ACTIVITY → When a line of the records below contains the string "topological", copy that whole line.

SOURCE DATA →
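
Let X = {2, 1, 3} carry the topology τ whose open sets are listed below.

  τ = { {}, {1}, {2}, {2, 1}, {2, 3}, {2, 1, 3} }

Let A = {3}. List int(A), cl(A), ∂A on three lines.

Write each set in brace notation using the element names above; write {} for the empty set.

int(A) = {}
cl(A)  = {3}
∂A     = {3}

opens ⊆ A: {}; union → int = {}
complement {2, 1}; its interior {2, 1}; cl(A) = X∖{2, 1} = {3}
boundary = {3} ∖ {} = {3}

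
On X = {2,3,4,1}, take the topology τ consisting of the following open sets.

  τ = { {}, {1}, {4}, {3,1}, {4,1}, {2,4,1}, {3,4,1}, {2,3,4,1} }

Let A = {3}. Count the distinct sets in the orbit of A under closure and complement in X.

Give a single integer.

4

cl via duality: int({2,4,1}) = {2,4,1}, so X∖{2,4,1} = {3}
Write k for closure, c for complement:
  1. A     = {3}
  2. cA    = {2,4,1}
  3. kcA   = {2,3,4,1}
  4. ckcA  = {}
applying k or c yields no new set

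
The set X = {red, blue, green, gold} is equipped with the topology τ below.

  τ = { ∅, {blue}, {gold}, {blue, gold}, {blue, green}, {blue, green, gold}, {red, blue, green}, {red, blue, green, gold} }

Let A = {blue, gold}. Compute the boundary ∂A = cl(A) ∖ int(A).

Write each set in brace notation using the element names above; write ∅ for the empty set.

open subsets of A: ∅, {gold}, {blue}, {blue, gold}; so int(A) = {blue, gold}
closure: X∖int(X∖A) = X∖∅ = {red, blue, green, gold}
∂A = {red, blue, green, gold} minus {blue, gold} = {red, green}

{red, green}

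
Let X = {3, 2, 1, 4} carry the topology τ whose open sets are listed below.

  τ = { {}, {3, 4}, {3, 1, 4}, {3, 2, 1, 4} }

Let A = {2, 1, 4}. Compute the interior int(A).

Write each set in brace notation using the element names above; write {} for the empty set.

{}

interior: largest open inside A is {} (from {})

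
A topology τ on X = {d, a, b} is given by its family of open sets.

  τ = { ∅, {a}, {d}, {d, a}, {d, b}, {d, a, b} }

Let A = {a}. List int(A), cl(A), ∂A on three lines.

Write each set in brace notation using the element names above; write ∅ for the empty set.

int(A) = {a}
cl(A)  = {a}
∂A     = ∅

interior: largest open inside A is {a} (from ∅, {a})
cl via duality: int({d, b}) = {d, b}, so X∖{d, b} = {a}
cl∖int = ∅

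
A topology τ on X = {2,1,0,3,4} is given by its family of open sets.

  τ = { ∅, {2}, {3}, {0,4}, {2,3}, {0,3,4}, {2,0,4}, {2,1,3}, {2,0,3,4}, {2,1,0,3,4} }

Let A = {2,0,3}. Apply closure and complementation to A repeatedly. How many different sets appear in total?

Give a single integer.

complement {1,4}; its interior ∅; cl(A) = X∖∅ = {2,1,0,3,4}
With k = closure, c = complement:
  1. A     = {2,0,3}
  2. kA    = {2,1,0,3,4}
  3. cA    = {1,4}
  4. ckA   = ∅
  5. kcA   = {1,0,4}
  6. ckcA  = {2,3}
  7. kckcA = {2,1,3}
  8. ckckcA = {0,4}
k, c of each give nothing new

8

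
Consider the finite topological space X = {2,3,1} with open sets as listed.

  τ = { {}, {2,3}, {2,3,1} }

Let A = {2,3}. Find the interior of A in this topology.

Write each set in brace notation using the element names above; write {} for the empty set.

opens ⊆ A: {}, {2,3}; union → int = {2,3}

{2,3}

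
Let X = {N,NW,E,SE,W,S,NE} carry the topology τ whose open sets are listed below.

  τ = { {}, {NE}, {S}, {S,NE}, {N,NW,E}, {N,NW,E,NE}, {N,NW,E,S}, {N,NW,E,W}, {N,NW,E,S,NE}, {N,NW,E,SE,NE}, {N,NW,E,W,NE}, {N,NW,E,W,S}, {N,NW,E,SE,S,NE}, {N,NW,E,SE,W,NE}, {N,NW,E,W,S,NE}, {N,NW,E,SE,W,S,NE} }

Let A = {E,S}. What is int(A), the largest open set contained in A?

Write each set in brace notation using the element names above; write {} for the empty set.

interior: largest open inside A is {S} (from {}, {S})

{S}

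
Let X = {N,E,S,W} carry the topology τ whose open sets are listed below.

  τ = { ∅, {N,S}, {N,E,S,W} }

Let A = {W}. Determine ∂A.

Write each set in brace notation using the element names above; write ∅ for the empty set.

{E,W}

open subsets of A: ∅; so int(A) = ∅
closure: X∖int(X∖A) = X∖{N,S} = {E,W}
∂A = {E,W} minus ∅ = {E,W}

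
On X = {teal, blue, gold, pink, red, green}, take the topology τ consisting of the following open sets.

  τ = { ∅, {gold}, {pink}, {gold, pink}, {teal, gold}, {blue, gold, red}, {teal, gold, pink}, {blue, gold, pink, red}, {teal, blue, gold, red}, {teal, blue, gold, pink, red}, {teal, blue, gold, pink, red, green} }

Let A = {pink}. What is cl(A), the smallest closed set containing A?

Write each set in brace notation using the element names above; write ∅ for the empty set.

closure: X∖int(X∖A) = X∖{teal, blue, gold, red} = {pink, green}

{pink, green}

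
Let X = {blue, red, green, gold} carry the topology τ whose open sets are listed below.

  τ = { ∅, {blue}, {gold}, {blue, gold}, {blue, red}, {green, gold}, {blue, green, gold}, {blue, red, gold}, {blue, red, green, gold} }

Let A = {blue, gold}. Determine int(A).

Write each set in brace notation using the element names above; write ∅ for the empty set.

U open, U⊆A: ∅, {gold}, {blue}, {blue, gold}. int(A) = ⋃ = {blue, gold}

{blue, gold}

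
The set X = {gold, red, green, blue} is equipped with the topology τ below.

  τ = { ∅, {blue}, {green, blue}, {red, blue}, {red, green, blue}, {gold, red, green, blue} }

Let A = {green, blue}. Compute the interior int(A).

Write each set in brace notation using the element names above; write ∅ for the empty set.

opens ⊆ A: ∅, {blue}, {green, blue}; union → int = {green, blue}

{green, blue}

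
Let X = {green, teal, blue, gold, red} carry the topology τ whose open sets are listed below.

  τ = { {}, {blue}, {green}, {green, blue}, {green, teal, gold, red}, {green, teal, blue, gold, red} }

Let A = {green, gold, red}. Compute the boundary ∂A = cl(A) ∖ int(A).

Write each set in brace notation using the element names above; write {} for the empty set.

U open, U⊆A: {}, {green}. int(A) = ⋃ = {green}
X∖A={teal, blue}, int(X∖A)={blue}, hence cl(A)={green, teal, gold, red}
∂A: remove int from cl → {teal, gold, red}

{teal, gold, red}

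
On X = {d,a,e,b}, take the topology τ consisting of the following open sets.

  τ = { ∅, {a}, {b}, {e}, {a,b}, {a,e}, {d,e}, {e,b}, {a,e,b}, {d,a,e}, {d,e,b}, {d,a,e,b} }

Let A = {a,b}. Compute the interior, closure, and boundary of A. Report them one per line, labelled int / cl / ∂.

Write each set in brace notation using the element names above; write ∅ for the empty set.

int(A) = {a,b}
cl(A)  = {a,b}
∂A     = ∅

U open, U⊆A: ∅, {b}, {a}, {a,b}. int(A) = ⋃ = {a,b}
X∖A={d,e}, int(X∖A)={d,e}, hence cl(A)={a,b}
∂A: remove int from cl → ∅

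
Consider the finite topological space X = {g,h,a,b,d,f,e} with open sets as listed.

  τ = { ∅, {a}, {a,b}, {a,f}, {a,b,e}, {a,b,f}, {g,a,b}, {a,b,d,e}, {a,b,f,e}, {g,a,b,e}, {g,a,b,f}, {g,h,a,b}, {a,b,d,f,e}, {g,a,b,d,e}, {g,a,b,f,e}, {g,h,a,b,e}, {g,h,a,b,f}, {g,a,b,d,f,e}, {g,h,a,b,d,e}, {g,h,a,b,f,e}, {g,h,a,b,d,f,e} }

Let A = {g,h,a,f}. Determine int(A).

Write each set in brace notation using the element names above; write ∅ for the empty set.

{a,f}

interior: largest open inside A is {a,f} (from ∅, {a}, {a,f})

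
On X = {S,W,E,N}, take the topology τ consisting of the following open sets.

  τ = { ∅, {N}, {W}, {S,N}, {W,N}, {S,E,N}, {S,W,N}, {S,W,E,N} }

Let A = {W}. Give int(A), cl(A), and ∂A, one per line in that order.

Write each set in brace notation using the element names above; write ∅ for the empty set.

U open, U⊆A: ∅, {W}. int(A) = ⋃ = {W}
X∖A={S,E,N}, int(X∖A)={S,E,N}, hence cl(A)={W}
∂A: remove int from cl → ∅

int(A) = {W}
cl(A)  = {W}
∂A     = ∅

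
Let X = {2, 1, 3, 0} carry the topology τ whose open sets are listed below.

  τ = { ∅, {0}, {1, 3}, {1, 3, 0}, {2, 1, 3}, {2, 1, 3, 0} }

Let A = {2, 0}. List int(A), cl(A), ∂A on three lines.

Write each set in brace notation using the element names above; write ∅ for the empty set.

int(A) = {0}
cl(A)  = {2, 0}
∂A     = {2}

interior: largest open inside A is {0} (from ∅, {0})
cl via duality: int({1, 3}) = {1, 3}, so X∖{1, 3} = {2, 0}
cl∖int = {2}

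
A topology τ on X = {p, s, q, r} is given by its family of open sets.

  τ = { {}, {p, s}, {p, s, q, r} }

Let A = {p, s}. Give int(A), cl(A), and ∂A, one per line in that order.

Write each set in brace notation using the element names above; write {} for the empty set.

open subsets of A: {}, {p, s}; so int(A) = {p, s}
closure: X∖int(X∖A) = X∖{} = {p, s, q, r}
∂A = {p, s, q, r} minus {p, s} = {q, r}

int(A) = {p, s}
cl(A)  = {p, s, q, r}
∂A     = {q, r}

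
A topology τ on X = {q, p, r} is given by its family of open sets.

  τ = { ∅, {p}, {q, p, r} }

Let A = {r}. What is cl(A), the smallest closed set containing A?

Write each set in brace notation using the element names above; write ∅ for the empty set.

{q, r}

complement {q, p}; its interior {p}; cl(A) = X∖{p} = {q, r}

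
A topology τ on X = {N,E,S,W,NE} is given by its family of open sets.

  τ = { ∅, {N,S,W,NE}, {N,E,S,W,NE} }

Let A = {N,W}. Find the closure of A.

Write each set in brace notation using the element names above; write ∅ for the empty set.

{N,E,S,W,NE}

complement {E,S,NE}; its interior ∅; cl(A) = X∖∅ = {N,E,S,W,NE}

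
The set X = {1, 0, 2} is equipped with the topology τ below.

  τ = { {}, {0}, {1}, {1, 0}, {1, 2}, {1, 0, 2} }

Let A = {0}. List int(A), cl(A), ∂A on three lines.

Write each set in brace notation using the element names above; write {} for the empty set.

int(A) = {0}
cl(A)  = {0}
∂A     = {}

open subsets of A: {}, {0}; so int(A) = {0}
closure: X∖int(X∖A) = X∖{1, 2} = {0}
∂A = {0} minus {0} = {}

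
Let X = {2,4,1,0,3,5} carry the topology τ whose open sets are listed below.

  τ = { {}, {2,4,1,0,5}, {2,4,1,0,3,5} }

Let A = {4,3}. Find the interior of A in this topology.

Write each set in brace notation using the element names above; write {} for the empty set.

U open, U⊆A: {}. int(A) = ⋃ = {}

{}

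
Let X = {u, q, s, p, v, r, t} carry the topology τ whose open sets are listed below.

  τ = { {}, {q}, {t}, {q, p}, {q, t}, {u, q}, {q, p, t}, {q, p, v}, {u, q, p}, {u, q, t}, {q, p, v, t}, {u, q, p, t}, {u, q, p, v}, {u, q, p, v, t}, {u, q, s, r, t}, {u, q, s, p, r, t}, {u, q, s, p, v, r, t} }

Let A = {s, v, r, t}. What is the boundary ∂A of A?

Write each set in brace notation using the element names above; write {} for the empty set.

{s, v, r}

opens ⊆ A: {}, {t}; union → int = {t}
complement {u, q, p}; its interior {u, q, p}; cl(A) = X∖{u, q, p} = {s, v, r, t}
boundary = {s, v, r, t} ∖ {t} = {s, v, r}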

YOUR SOLUTION →
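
Consider the finite topological space X = {2,3,1} with open sets as listed.
Consider the finite topological space X = {g,h,a,b,d,f,e} with open sets as listed.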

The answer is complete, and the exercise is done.